* Problem statement:
Check each line of the records below for the word "premises" and copy those where it appears.
=== Begin Enclosure ===
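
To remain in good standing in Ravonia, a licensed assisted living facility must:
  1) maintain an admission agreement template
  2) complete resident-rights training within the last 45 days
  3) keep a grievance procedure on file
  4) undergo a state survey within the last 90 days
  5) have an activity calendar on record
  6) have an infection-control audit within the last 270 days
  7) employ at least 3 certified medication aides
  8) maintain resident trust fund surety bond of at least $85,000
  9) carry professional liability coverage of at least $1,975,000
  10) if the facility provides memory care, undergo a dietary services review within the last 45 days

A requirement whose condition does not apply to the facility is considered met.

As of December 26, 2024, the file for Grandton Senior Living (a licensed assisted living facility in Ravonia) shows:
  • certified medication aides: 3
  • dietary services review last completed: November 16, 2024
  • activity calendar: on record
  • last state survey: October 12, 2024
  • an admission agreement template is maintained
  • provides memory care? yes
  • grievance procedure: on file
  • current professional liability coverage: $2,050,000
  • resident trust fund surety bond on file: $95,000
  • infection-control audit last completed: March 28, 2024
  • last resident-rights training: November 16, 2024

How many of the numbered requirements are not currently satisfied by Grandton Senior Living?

1

1. admission agreement template present → met
2. resident-rights training 40 days ago vs limit 45 → met
3. grievance procedure present → met
4. state survey 75 days ago vs limit 90 → met
5. activity calendar present → met
6. infection-control audit 273 days ago vs limit 270 → not met
7. certified medication aides 3 ≥ 3 → met
8. resident trust fund surety bond $95,000 ≥ $85,000 → met
9. professional liability coverage $2,050,000 ≥ $1,975,000 → met
10. condition 'provides memory care' holds; dietary services review 40 days ago vs limit 45 → met
Not met: 1 of 10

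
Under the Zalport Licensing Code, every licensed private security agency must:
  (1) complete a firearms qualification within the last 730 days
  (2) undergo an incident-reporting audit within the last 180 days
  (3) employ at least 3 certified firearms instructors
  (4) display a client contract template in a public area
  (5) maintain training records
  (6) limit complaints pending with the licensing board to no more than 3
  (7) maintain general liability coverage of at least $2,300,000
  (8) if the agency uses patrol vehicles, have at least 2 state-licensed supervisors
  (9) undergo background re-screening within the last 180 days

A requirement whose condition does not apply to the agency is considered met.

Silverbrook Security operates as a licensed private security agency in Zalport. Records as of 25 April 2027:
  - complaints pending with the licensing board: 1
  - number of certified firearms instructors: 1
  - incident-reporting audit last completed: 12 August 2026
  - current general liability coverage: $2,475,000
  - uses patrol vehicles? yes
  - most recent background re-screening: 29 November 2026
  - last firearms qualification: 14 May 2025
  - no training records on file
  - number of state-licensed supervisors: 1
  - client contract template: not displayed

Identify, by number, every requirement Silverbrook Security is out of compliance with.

2, 3, 4, 5, 8

1. firearms qualification 711 days ago vs limit 730 → met
2. incident-reporting audit 256 days ago vs limit 180 → not met
3. certified firearms instructors 1 < 3 → not met
4. client contract template absent → not met
5. training records absent → not met
6. complaints pending with the licensing board 1 ≤ 3 → met
7. general liability coverage $2,475,000 ≥ $2,300,000 → met
8. condition 'uses patrol vehicles' holds; state-licensed supervisors 1 < 2 → not met
9. background re-screening 147 days ago vs limit 180 → met
Not met: 2, 3, 4, 5, 8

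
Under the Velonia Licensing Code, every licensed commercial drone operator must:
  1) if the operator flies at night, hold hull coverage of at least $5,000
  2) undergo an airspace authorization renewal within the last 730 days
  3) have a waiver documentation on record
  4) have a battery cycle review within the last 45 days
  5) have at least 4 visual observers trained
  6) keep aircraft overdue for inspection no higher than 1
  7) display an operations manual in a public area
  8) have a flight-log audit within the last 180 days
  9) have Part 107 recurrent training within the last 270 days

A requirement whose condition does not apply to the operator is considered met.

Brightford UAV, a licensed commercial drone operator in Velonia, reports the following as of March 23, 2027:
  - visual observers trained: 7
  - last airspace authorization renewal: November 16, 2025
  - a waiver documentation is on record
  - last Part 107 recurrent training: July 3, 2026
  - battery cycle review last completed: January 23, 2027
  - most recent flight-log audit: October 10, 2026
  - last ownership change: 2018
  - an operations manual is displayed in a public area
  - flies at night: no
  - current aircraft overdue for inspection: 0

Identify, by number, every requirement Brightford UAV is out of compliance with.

4

1. condition 'flies at night' does not hold → requirement n/a → met
2. airspace authorization renewal 492 days ago vs limit 730 → met
3. waiver documentation present → met
4. battery cycle review 59 days ago vs limit 45 → not met
5. visual observers trained 7 ≥ 4 → met
6. aircraft overdue for inspection 0 ≤ 1 → met
7. operations manual present → met
8. flight-log audit 164 days ago vs limit 180 → met
9. Part 107 recurrent training 263 days ago vs limit 270 → met
Not met: 4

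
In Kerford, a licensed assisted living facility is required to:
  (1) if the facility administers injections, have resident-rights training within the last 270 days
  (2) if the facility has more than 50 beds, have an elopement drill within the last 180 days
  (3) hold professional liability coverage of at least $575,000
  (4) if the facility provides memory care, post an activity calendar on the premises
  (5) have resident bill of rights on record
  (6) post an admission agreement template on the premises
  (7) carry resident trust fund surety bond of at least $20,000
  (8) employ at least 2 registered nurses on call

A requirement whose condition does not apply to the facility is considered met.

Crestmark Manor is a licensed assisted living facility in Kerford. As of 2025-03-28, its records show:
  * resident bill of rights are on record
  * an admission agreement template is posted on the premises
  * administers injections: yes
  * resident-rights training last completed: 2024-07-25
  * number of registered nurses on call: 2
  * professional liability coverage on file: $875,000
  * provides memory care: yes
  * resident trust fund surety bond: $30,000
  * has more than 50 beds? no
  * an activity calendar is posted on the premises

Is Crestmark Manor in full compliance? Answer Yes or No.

1. condition 'administers injections' holds; resident-rights training 246 days ago vs limit 270 → met
2. condition 'has more than 50 beds' does not hold → requirement n/a → met
3. professional liability coverage $875,000 ≥ $575,000 → met
4. condition 'provides memory care' holds; activity calendar present → met
5. resident bill of rights present → met
6. admission agreement template present → met
7. resident trust fund surety bond $30,000 ≥ $20,000 → met
8. registered nurses on call 2 ≥ 2 → met
All met.

Yes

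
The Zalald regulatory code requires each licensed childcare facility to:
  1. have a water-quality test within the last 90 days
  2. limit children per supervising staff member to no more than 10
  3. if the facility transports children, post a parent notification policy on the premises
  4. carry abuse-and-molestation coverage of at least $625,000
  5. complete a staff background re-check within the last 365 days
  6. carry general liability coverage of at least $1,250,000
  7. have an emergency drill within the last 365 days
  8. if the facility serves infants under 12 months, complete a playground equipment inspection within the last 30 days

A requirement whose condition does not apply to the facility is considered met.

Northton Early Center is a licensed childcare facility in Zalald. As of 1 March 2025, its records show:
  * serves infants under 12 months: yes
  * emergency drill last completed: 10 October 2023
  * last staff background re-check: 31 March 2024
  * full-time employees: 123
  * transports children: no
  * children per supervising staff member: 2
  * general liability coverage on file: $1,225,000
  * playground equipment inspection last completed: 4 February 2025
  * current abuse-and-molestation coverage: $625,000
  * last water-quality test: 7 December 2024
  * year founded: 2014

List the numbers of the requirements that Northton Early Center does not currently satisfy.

1. water-quality test 84 days ago vs limit 90 → met
2. children per supervising staff member 2 ≤ 10 → met
3. condition 'transports children' does not hold → requirement n/a → met
4. abuse-and-molestation coverage $625,000 ≥ $625,000 → met
5. staff background re-check 335 days ago vs limit 365 → met
6. general liability coverage $1,225,000 < $1,250,000 → not met
7. emergency drill 508 days ago vs limit 365 → not met
8. condition 'serves infants under 12 months' holds; playground equipment inspection 25 days ago vs limit 30 → met
Not met: 6, 7

6, 7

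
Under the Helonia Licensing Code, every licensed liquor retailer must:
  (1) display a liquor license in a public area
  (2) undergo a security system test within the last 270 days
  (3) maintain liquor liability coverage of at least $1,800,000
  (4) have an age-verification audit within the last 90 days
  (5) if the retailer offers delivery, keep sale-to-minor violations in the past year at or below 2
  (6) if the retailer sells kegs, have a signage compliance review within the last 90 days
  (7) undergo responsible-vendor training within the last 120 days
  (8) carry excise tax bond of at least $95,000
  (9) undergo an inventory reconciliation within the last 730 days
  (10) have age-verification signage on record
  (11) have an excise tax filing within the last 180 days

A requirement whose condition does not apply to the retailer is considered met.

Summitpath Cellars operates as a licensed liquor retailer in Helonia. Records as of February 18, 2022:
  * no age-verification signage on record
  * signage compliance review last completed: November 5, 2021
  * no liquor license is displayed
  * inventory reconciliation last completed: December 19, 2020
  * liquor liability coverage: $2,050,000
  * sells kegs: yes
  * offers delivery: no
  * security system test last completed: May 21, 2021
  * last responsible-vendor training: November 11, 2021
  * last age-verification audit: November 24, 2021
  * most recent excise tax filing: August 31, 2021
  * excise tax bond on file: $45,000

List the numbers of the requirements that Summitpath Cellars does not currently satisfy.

1. liquor license absent → not met
2. security system test 273 days ago vs limit 270 → not met
3. liquor liability coverage $2,050,000 ≥ $1,800,000 → met
4. age-verification audit 86 days ago vs limit 90 → met
5. condition 'offers delivery' does not hold → requirement n/a → met
6. condition 'sells kegs' holds; signage compliance review 105 days ago vs limit 90 → not met
7. responsible-vendor training 99 days ago vs limit 120 → met
8. excise tax bond $45,000 < $95,000 → not met
9. inventory reconciliation 426 days ago vs limit 730 → met
10. age-verification signage absent → not met
11. excise tax filing 171 days ago vs limit 180 → met
Not met: 1, 2, 6, 8, 10

1, 2, 6, 8, 10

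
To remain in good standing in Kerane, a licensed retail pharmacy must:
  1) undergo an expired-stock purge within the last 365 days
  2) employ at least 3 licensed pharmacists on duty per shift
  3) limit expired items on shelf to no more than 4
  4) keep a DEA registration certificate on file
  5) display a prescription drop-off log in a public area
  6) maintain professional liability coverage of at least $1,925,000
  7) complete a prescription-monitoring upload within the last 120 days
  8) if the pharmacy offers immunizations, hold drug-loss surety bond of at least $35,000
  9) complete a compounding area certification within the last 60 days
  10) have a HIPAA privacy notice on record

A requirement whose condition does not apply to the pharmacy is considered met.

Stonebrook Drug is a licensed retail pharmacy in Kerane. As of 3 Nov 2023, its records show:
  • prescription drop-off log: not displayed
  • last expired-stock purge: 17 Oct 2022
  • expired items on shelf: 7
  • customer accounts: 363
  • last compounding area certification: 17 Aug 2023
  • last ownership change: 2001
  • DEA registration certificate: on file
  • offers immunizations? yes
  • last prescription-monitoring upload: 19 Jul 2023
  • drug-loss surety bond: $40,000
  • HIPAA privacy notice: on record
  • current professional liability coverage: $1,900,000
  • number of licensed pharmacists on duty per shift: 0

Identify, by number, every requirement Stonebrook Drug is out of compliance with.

1. expired-stock purge 382 days ago vs limit 365 → not met
2. licensed pharmacists on duty per shift 0 < 3 → not met
3. expired items on shelf 7 > 4 → not met
4. DEA registration certificate present → met
5. prescription drop-off log absent → not met
6. professional liability coverage $1,900,000 < $1,925,000 → not met
7. prescription-monitoring upload 107 days ago vs limit 120 → met
8. condition 'offers immunizations' holds; drug-loss surety bond $40,000 ≥ $35,000 → met
9. compounding area certification 78 days ago vs limit 60 → not met
10. HIPAA privacy notice present → met
Not met: 1, 2, 3, 5, 6, 9

1, 2, 3, 5, 6, 9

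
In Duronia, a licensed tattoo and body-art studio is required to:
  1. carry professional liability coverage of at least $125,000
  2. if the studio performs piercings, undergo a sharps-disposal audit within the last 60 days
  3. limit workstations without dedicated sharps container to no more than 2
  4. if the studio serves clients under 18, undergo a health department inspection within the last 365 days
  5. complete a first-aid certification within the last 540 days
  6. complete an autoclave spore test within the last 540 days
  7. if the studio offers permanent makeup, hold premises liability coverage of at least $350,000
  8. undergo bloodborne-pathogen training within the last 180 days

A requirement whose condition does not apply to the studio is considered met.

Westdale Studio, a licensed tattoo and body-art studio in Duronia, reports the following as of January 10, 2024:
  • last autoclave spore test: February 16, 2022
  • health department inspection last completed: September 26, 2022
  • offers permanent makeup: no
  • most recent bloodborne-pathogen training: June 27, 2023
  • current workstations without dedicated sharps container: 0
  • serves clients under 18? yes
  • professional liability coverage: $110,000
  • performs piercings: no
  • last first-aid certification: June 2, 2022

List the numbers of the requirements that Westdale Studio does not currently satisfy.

1, 4, 5, 6, 8

1. professional liability coverage $110,000 < $125,000 → not met
2. condition 'performs piercings' does not hold → requirement n/a → met
3. workstations without dedicated sharps container 0 ≤ 2 → met
4. condition 'serves clients under 18' holds; health department inspection 471 days ago vs limit 365 → not met
5. first-aid certification 587 days ago vs limit 540 → not met
6. autoclave spore test 693 days ago vs limit 540 → not met
7. condition 'offers permanent makeup' does not hold → requirement n/a → met
8. bloodborne-pathogen training 197 days ago vs limit 180 → not met
Not met: 1, 4, 5, 6, 8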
=== End Enclosure ===
* Answer:
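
  (4) if the facility provides memory care, post an activity calendar on the premises
  (6) post an admission agreement template on the premises
  * an admission agreement template is posted on the premises
  * an activity calendar is posted on the premises
  3. if the facility transports children, post a parent notification policy on the premises
  7. if the studio offers permanent makeup, hold premises liability coverage of at least $350,000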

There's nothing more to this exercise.